From the records, return each line that has the word "beta" in it.
═════ GIVEN RECORDS ═════
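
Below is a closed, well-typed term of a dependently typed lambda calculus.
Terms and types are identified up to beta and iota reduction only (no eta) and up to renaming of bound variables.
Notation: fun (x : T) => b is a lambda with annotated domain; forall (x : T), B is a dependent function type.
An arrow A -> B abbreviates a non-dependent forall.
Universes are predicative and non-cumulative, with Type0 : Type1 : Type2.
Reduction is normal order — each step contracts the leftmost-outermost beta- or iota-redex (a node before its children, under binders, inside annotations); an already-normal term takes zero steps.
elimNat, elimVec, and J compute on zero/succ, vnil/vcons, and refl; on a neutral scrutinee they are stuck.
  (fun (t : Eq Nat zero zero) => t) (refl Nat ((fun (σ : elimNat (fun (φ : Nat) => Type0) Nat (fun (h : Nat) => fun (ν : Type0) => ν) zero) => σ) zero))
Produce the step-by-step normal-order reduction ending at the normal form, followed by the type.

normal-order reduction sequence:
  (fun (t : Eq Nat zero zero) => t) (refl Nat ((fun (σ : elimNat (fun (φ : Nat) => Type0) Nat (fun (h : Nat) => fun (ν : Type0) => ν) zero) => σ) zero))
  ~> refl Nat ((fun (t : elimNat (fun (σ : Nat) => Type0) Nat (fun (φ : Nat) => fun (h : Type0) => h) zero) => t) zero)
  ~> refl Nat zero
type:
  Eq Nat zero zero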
═════
• RESPONSE TO THE EXERCISE:
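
Terms and types are identified up to beta and iota reduction only (no eta) and up to renaming of bound variables.
Reduction is normal order — each step contracts the leftmost-outermost beta- or iota-redex (a node before its children, under binders, inside annotations); an already-normal term takes zero steps.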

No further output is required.